From the first line to the last, reproduce the records exactly as they appear below.
** Provided records follows **
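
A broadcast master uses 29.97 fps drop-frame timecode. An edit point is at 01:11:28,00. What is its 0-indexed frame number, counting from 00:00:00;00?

As if non-drop at 30 labels/s: (1 × 3600 + 11 × 60 + 28) × 30 + 0 = 128640.
Minute boundaries passed: 71; those not divisible by 10: 71 − 7 = 64; dropped labels = 2 × 64 = 128.
Actual frame index = 128640 − 128 = 128512.

128512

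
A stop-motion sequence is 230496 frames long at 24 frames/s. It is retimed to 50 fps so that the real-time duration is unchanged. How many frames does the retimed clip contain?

Frames at target rate = 230496 × (50) / (24) = 480200.

480200 frames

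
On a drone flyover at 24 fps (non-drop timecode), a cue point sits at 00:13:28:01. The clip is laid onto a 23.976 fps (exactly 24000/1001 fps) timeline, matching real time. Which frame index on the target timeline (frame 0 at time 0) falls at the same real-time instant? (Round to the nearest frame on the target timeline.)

frame 19374

Source frame index: (0×3600 + 13×60 + 28) × 24 + 1 = 19393.
Real time: 19393 / (24) = 19393/24 s.
Target frame: (19393/24) × (24000/1001) = 1763000/91 ≈ 19373.626 → 19374.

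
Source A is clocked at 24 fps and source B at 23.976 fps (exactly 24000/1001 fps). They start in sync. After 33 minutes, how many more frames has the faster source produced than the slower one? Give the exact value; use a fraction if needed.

33 min = 1980 s.
A emits 24 × 1980 = 47520 frames; B emits 24000/1001 × 1980 = 4320000/91.
Difference = 4320/91 frames (≈ 47.4725); B is behind A.

4320/91 frames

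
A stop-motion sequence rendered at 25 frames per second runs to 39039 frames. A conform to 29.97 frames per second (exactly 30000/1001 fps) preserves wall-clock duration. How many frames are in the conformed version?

Target frames = source frames × (target rate / source rate) = 39039 × (30000/1001)/(25) = 39039 × 1200/1001 = 46800.

46800 frames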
** End of Provided records **
# Completed task
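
A broadcast master uses 29.97 fps drop-frame timecode. An edit point is at 01:11:28,00. What is its 0-indexed frame number, counting from 00:00:00;00?

As if non-drop at 30 labels/s: (1 × 3600 + 11 × 60 + 28) × 30 + 0 = 128640.
Minute boundaries passed: 71; those not divisible by 10: 71 − 7 = 64; dropped labels = 2 × 64 = 128.
Actual frame index = 128640 − 128 = 128512.

128512

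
A stop-motion sequence is 230496 frames long at 24 frames/s. It is retimed to 50 fps so that the real-time duration is unchanged. How many frames does the retimed clip contain?

Frames at target rate = 230496 × (50) / (24) = 480200.

480200 frames

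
On a drone flyover at 24 fps (non-drop timecode), a cue point sits at 00:13:28:01. The clip is laid onto a 23.976 fps (exactly 24000/1001 fps) timeline, matching real time. Which frame index on the target timeline (frame 0 at time 0) falls at the same real-time instant? (Round to the nearest frame on the target timeline.)

frame 19374

Source frame index: (0×3600 + 13×60 + 28) × 24 + 1 = 19393.
Real time: 19393 / (24) = 19393/24 s.
Target frame: (19393/24) × (24000/1001) = 1763000/91 ≈ 19373.626 → 19374.

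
Source A is clocked at 24 fps and source B at 23.976 fps (exactly 24000/1001 fps). They start in sync. After 33 minutes, how many more frames has the faster source produced than the slower one? Give the exact value; use a fraction if needed.

33 min = 1980 s.
A emits 24 × 1980 = 47520 frames; B emits 24000/1001 × 1980 = 4320000/91.
Difference = 4320/91 frames (≈ 47.4725); B is behind A.

4320/91 frames

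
A stop-motion sequence rendered at 25 frames per second runs to 39039 frames. A conform to 29.97 frames per second (exactly 30000/1001 fps) preserves wall-clock duration. How many frames are in the conformed version?

Target frames = source frames × (target rate / source rate) = 39039 × (30000/1001)/(25) = 39039 × 1200/1001 = 46800.

46800 frames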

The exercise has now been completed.